▶ [THE TASK]
Write the entries out exactly, with the final line being the one containing "Gather x: -18".

(Saved data entries)
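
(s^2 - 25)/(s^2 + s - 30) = (s + 5)/(s + 6)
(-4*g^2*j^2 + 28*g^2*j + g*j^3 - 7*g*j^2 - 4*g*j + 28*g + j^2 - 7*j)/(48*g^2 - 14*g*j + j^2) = (-4*g^2*j^2 + 28*g^2*j + g*j^3 - 7*g*j^2 - 4*g*j + 28*g + j^2 - 7*j)/(48*g^2 - 14*g*j + j^2)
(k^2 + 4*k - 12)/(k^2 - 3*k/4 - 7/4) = 4*(-k^2 - 4*k + 12)/(-4*k^2 + 3*k + 7)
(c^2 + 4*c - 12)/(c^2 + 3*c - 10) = (c + 6)/(c + 5)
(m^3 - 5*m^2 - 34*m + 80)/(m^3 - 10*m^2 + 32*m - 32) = (m^2 - 3*m - 40)/(m^2 - 8*m + 16)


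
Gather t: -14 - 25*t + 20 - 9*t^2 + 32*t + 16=-9*t^2 + 7*t + 22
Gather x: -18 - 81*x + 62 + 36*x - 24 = 20 - 45*x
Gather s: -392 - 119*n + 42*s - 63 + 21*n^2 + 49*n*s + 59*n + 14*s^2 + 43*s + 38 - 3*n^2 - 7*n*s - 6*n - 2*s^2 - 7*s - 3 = 18*n^2 - 66*n + 12*s^2 + s*(42*n + 78) - 420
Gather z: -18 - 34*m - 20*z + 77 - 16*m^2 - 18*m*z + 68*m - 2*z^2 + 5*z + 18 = -16*m^2 + 34*m - 2*z^2 + z*(-18*m - 15) + 77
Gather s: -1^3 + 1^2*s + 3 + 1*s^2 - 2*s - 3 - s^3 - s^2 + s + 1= -s^3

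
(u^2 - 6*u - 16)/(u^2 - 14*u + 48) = (u + 2)/(u - 6)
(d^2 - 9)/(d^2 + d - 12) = (d + 3)/(d + 4)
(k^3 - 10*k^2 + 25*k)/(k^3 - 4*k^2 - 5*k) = (k - 5)/(k + 1)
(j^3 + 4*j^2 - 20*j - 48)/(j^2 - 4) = (j^2 + 2*j - 24)/(j - 2)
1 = 1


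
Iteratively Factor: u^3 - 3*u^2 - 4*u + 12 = (u + 2)*(u^2 - 5*u + 6) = (u - 3)*(u + 2)*(u - 2)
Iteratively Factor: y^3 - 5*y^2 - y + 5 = (y - 5)*(y^2 - 1) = (y - 5)*(y + 1)*(y - 1)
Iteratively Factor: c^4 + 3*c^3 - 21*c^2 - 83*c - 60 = (c + 4)*(c^3 - c^2 - 17*c - 15) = (c + 3)*(c + 4)*(c^2 - 4*c - 5) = (c - 5)*(c + 3)*(c + 4)*(c + 1)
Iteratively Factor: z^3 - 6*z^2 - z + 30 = (z - 3)*(z^2 - 3*z - 10) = (z - 5)*(z - 3)*(z + 2)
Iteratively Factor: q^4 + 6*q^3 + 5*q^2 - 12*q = (q + 3)*(q^3 + 3*q^2 - 4*q) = (q + 3)*(q + 4)*(q^2 - q) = (q - 1)*(q + 3)*(q + 4)*(q)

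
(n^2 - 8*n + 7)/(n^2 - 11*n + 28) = (n - 1)/(n - 4)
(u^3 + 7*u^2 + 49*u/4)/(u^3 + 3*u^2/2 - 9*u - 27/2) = u*(4*u^2 + 28*u + 49)/(2*(2*u^3 + 3*u^2 - 18*u - 27))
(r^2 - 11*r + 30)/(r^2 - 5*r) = (r - 6)/r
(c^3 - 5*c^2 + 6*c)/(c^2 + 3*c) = (c^2 - 5*c + 6)/(c + 3)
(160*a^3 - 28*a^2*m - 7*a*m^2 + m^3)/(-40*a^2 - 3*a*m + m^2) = -4*a + m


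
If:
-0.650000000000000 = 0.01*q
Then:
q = -65.00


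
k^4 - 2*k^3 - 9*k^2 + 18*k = k*(k - 3)*(k - 2)*(k + 3)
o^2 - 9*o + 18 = (o - 6)*(o - 3)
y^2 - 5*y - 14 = (y - 7)*(y + 2)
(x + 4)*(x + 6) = x^2 + 10*x + 24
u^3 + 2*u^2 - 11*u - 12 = (u - 3)*(u + 1)*(u + 4)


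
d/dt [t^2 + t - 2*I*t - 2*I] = 2*t + 1 - 2*I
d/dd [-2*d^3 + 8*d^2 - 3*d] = -6*d^2 + 16*d - 3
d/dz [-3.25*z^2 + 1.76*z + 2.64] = 1.76 - 6.5*z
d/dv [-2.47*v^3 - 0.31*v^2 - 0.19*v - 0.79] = -7.41*v^2 - 0.62*v - 0.19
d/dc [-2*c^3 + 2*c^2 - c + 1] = -6*c^2 + 4*c - 1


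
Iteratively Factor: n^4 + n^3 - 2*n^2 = (n)*(n^3 + n^2 - 2*n) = n^2*(n^2 + n - 2) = n^2*(n + 2)*(n - 1)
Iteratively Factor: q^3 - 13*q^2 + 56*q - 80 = (q - 5)*(q^2 - 8*q + 16) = (q - 5)*(q - 4)*(q - 4)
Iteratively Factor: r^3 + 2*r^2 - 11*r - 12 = (r + 1)*(r^2 + r - 12) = (r + 1)*(r + 4)*(r - 3)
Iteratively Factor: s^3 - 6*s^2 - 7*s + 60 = (s - 4)*(s^2 - 2*s - 15) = (s - 4)*(s + 3)*(s - 5)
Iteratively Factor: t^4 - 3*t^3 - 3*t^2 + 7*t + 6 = (t + 1)*(t^3 - 4*t^2 + t + 6) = (t + 1)^2*(t^2 - 5*t + 6) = (t - 3)*(t + 1)^2*(t - 2)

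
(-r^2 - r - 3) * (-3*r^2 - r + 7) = 3*r^4 + 4*r^3 + 3*r^2 - 4*r - 21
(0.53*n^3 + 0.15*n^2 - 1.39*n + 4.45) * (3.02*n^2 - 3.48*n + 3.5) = 1.6006*n^5 - 1.3914*n^4 - 2.8648*n^3 + 18.8012*n^2 - 20.351*n + 15.575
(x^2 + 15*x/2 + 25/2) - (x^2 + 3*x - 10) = 9*x/2 + 45/2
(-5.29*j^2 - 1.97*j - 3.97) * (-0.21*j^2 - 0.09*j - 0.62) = 1.1109*j^4 + 0.8898*j^3 + 4.2908*j^2 + 1.5787*j + 2.4614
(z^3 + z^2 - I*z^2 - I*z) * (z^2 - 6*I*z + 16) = z^5 + z^4 - 7*I*z^4 + 10*z^3 - 7*I*z^3 + 10*z^2 - 16*I*z^2 - 16*I*z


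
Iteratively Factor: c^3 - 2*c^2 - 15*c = (c)*(c^2 - 2*c - 15) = c*(c - 5)*(c + 3)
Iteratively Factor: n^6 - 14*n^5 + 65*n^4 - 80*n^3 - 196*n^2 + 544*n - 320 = (n - 2)*(n^5 - 12*n^4 + 41*n^3 + 2*n^2 - 192*n + 160) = (n - 4)*(n - 2)*(n^4 - 8*n^3 + 9*n^2 + 38*n - 40) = (n - 5)*(n - 4)*(n - 2)*(n^3 - 3*n^2 - 6*n + 8) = (n - 5)*(n - 4)^2*(n - 2)*(n^2 + n - 2) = (n - 5)*(n - 4)^2*(n - 2)*(n + 2)*(n - 1)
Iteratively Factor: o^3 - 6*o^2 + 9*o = (o - 3)*(o^2 - 3*o) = o*(o - 3)*(o - 3)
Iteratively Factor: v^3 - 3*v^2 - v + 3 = (v + 1)*(v^2 - 4*v + 3) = (v - 1)*(v + 1)*(v - 3)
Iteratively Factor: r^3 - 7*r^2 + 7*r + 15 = (r + 1)*(r^2 - 8*r + 15) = (r - 5)*(r + 1)*(r - 3)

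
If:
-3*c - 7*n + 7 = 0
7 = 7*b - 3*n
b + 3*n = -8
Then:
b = -1/8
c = 203/24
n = -21/8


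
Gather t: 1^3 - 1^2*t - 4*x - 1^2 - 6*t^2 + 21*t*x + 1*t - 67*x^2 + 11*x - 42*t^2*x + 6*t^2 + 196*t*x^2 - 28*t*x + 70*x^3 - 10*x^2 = -42*t^2*x + t*(196*x^2 - 7*x) + 70*x^3 - 77*x^2 + 7*x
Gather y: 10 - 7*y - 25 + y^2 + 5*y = y^2 - 2*y - 15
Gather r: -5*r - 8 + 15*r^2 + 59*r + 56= 15*r^2 + 54*r + 48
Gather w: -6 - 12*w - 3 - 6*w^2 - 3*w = -6*w^2 - 15*w - 9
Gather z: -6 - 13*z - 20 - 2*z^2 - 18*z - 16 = -2*z^2 - 31*z - 42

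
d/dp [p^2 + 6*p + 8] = 2*p + 6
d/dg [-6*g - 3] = -6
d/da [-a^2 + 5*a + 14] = 5 - 2*a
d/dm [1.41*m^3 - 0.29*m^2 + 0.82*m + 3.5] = 4.23*m^2 - 0.58*m + 0.82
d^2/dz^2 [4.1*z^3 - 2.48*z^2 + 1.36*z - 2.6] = 24.6*z - 4.96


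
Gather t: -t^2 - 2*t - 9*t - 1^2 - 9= -t^2 - 11*t - 10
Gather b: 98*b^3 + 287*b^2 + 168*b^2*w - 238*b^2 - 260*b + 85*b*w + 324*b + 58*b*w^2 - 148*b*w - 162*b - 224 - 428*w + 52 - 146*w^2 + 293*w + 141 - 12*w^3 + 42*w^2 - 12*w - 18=98*b^3 + b^2*(168*w + 49) + b*(58*w^2 - 63*w - 98) - 12*w^3 - 104*w^2 - 147*w - 49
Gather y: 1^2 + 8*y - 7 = 8*y - 6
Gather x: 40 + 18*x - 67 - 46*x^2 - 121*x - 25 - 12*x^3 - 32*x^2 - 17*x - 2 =-12*x^3 - 78*x^2 - 120*x - 54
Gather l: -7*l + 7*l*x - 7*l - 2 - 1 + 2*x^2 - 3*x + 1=l*(7*x - 14) + 2*x^2 - 3*x - 2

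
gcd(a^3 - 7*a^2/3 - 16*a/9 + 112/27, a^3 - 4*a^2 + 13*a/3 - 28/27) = a^2 - 11*a/3 + 28/9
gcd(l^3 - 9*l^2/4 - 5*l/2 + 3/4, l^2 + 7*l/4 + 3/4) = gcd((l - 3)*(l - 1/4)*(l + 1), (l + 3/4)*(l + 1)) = l + 1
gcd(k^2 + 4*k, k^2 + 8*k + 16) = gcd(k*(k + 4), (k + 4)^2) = k + 4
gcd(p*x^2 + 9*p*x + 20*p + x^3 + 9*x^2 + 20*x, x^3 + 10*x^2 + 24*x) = x + 4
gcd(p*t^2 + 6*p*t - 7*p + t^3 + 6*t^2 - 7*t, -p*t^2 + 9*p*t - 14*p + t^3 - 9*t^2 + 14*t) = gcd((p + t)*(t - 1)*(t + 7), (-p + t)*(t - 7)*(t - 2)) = 1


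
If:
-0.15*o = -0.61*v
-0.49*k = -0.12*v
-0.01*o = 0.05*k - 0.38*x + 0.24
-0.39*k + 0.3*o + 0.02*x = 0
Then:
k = -0.00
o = -0.05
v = -0.01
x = 0.63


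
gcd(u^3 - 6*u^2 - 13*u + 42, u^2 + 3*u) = u + 3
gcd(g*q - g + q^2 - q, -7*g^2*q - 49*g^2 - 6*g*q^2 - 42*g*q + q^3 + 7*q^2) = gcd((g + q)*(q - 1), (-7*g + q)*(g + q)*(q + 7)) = g + q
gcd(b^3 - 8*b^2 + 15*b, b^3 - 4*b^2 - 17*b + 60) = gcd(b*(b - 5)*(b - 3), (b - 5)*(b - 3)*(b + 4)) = b^2 - 8*b + 15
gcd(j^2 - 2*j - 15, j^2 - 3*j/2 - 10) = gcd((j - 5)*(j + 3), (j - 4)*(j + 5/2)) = 1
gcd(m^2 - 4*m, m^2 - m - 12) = m - 4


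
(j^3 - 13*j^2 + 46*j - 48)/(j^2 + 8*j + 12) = (j^3 - 13*j^2 + 46*j - 48)/(j^2 + 8*j + 12)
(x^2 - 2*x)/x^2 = (x - 2)/x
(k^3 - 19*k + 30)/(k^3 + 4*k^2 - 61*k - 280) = (k^2 - 5*k + 6)/(k^2 - k - 56)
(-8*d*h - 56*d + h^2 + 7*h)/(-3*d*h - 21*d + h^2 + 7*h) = (8*d - h)/(3*d - h)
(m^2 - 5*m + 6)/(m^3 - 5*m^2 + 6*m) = 1/m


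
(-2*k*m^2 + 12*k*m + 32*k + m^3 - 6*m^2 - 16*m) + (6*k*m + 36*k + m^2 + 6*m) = -2*k*m^2 + 18*k*m + 68*k + m^3 - 5*m^2 - 10*m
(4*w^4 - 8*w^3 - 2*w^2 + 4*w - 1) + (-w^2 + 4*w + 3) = 4*w^4 - 8*w^3 - 3*w^2 + 8*w + 2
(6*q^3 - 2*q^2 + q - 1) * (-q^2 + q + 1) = -6*q^5 + 8*q^4 + 3*q^3 - 1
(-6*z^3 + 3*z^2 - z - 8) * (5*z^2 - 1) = -30*z^5 + 15*z^4 + z^3 - 43*z^2 + z + 8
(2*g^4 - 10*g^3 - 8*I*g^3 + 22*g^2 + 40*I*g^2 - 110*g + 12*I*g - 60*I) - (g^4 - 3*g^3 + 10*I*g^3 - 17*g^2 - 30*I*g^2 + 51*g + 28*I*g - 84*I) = g^4 - 7*g^3 - 18*I*g^3 + 39*g^2 + 70*I*g^2 - 161*g - 16*I*g + 24*I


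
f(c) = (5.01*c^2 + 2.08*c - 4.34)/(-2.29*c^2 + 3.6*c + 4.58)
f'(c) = (4.58*c - 3.6)*(5.01*c^2 + 2.08*c - 4.34)/(-2.29*c^2 + 3.6*c + 4.58)^2 + (10.02*c + 2.08)/(-2.29*c^2 + 3.6*c + 4.58) = (22.7992*c^2 + 26.0144*c + 25.1504)/(5.2441*c^4 - 16.488*c^3 - 8.0164*c^2 + 32.976*c + 20.9764)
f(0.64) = -0.16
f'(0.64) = 1.45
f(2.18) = 15.54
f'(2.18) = 79.69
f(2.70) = -15.79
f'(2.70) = 45.64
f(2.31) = 40.22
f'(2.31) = 452.32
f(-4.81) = -1.55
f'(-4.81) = 0.10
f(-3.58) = -1.39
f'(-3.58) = 0.16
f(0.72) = -0.04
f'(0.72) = 1.56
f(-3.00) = -1.29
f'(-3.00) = 0.21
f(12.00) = -2.63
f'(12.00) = 0.05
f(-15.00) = -1.93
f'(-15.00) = 0.01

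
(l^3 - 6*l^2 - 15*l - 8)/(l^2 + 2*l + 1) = l - 8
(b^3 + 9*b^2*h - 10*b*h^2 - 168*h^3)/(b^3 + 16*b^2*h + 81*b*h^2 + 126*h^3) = (b - 4*h)/(b + 3*h)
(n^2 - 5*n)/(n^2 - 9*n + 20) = n/(n - 4)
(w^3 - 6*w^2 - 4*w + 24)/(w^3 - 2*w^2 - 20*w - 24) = (w - 2)/(w + 2)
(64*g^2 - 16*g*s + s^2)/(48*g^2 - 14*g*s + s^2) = (-8*g + s)/(-6*g + s)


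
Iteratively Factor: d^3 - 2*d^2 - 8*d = (d + 2)*(d^2 - 4*d) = d*(d + 2)*(d - 4)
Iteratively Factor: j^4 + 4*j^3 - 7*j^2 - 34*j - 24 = (j + 4)*(j^3 - 7*j - 6) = (j + 1)*(j + 4)*(j^2 - j - 6) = (j - 3)*(j + 1)*(j + 4)*(j + 2)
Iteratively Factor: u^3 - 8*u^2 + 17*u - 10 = (u - 1)*(u^2 - 7*u + 10) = (u - 2)*(u - 1)*(u - 5)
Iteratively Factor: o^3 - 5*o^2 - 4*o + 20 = (o - 2)*(o^2 - 3*o - 10) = (o - 5)*(o - 2)*(o + 2)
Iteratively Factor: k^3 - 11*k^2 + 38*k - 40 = (k - 5)*(k^2 - 6*k + 8) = (k - 5)*(k - 4)*(k - 2)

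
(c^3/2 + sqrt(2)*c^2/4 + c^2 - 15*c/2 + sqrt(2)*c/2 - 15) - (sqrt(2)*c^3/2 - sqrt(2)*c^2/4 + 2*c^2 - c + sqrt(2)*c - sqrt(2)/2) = -sqrt(2)*c^3/2 + c^3/2 - c^2 + sqrt(2)*c^2/2 - 13*c/2 - sqrt(2)*c/2 - 15 + sqrt(2)/2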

▶ [SOLUTION]
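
(s^2 - 25)/(s^2 + s - 30) = (s + 5)/(s + 6)
(-4*g^2*j^2 + 28*g^2*j + g*j^3 - 7*g*j^2 - 4*g*j + 28*g + j^2 - 7*j)/(48*g^2 - 14*g*j + j^2) = (-4*g^2*j^2 + 28*g^2*j + g*j^3 - 7*g*j^2 - 4*g*j + 28*g + j^2 - 7*j)/(48*g^2 - 14*g*j + j^2)
(k^2 + 4*k - 12)/(k^2 - 3*k/4 - 7/4) = 4*(-k^2 - 4*k + 12)/(-4*k^2 + 3*k + 7)
(c^2 + 4*c - 12)/(c^2 + 3*c - 10) = (c + 6)/(c + 5)
(m^3 - 5*m^2 - 34*m + 80)/(m^3 - 10*m^2 + 32*m - 32) = (m^2 - 3*m - 40)/(m^2 - 8*m + 16)


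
Gather t: -14 - 25*t + 20 - 9*t^2 + 32*t + 16=-9*t^2 + 7*t + 22
Gather x: -18 - 81*x + 62 + 36*x - 24 = 20 - 45*x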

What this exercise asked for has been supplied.